**What you need to do:** Two lines in the data below mark the range: the one with "Measurements y_1..y_5: -2.22, 4.2, 2.01, -4.01, 1.91" and the one with "Likelihood: w_j proportional". Return both, along with every line between them, exactly.

**Stored data:**

• • • • •

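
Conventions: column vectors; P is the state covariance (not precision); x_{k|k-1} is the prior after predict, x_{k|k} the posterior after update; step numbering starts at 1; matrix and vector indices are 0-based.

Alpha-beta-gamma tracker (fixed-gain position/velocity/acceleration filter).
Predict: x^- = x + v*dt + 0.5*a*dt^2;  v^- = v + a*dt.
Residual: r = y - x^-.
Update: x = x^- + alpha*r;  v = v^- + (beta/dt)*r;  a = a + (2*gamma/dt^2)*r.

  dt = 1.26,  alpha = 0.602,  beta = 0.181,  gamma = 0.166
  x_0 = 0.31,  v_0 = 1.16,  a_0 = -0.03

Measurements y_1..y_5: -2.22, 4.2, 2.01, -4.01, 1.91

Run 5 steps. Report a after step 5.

step 1: x_pred=1.7478  r=-3.9678  x^+=-0.6408  v^+=0.5522  a^+=-0.8597
step 2: x_pred=-0.6275  r=4.8275  x^+=2.2787  v^+=0.1624  a^+=0.1498
step 3: x_pred=2.6022  r=-0.5922  x^+=2.2457  v^+=0.2661  a^+=0.0259
step 4: x_pred=2.6015  r=-6.6115  x^+=-1.3786  v^+=-0.6510  a^+=-1.3567
step 5: x_pred=-3.2758  r=5.1858  x^+=-0.1539  v^+=-1.6155  a^+=-0.2722

a_post = -0.2722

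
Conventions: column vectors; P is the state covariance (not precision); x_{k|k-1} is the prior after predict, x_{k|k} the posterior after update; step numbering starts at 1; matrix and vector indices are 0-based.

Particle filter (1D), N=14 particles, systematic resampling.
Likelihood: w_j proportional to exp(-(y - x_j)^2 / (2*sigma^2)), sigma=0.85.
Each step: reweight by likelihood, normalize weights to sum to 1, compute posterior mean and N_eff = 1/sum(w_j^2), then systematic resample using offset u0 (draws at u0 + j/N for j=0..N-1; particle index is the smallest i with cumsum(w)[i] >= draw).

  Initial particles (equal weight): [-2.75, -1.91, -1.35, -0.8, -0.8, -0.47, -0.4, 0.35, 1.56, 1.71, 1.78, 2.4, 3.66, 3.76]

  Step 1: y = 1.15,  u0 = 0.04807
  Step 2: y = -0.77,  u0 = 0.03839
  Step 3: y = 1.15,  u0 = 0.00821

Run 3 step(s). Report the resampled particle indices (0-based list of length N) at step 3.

resampled_idx = [0, 2, 4, 6, 8, 9, 9, 10, 11, 11, 12, 12, 13, 13]

step 1: w=[0.0000, 0.0004, 0.0033, 0.0181, 0.0181, 0.0410, 0.0478, 0.1618, 0.2243, 0.2028, 0.1914, 0.0854, 0.0032, 0.0023]  mean=1.2468  Neff=6.0166  idx=[5, 6, 7, 7, 8, 8, 8, 9, 9, 9, 10, 10, 10, 11]
step 2: w=[0.3314, 0.3208, 0.1480, 0.1480, 0.0082, 0.0082, 0.0082, 0.0050, 0.0050, 0.0050, 0.0039, 0.0039, 0.0039, 0.0003]  mean=-0.0945  Neff=3.8932  idx=[0, 0, 0, 0, 0, 1, 1, 1, 1, 2, 2, 3, 3, 6]
step 3: w=[0.0323, 0.0323, 0.0323, 0.0323, 0.0323, 0.0377, 0.0377, 0.0377, 0.0377, 0.1277, 0.1277, 0.1277, 0.1277, 0.1770]  mean=0.3185  Neff=9.3108  idx=[0, 2, 4, 6, 8, 9, 9, 10, 11, 11, 12, 12, 13, 13]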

• • • • •

**Response for this exercise:**
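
Measurements y_1..y_5: -2.22, 4.2, 2.01, -4.01, 1.91

Run 5 steps. Report a after step 5.

step 1: x_pred=1.7478  r=-3.9678  x^+=-0.6408  v^+=0.5522  a^+=-0.8597
step 2: x_pred=-0.6275  r=4.8275  x^+=2.2787  v^+=0.1624  a^+=0.1498
step 3: x_pred=2.6022  r=-0.5922  x^+=2.2457  v^+=0.2661  a^+=0.0259
step 4: x_pred=2.6015  r=-6.6115  x^+=-1.3786  v^+=-0.6510  a^+=-1.3567
step 5: x_pred=-3.2758  r=5.1858  x^+=-0.1539  v^+=-1.6155  a^+=-0.2722

a_post = -0.2722

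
Conventions: column vectors; P is the state covariance (not precision); x_{k|k-1} is the prior after predict, x_{k|k} the posterior after update; step numbering starts at 1; matrix and vector indices are 0-based.

Particle filter (1D), N=14 particles, systematic resampling.
Likelihood: w_j proportional to exp(-(y - x_j)^2 / (2*sigma^2)), sigma=0.85.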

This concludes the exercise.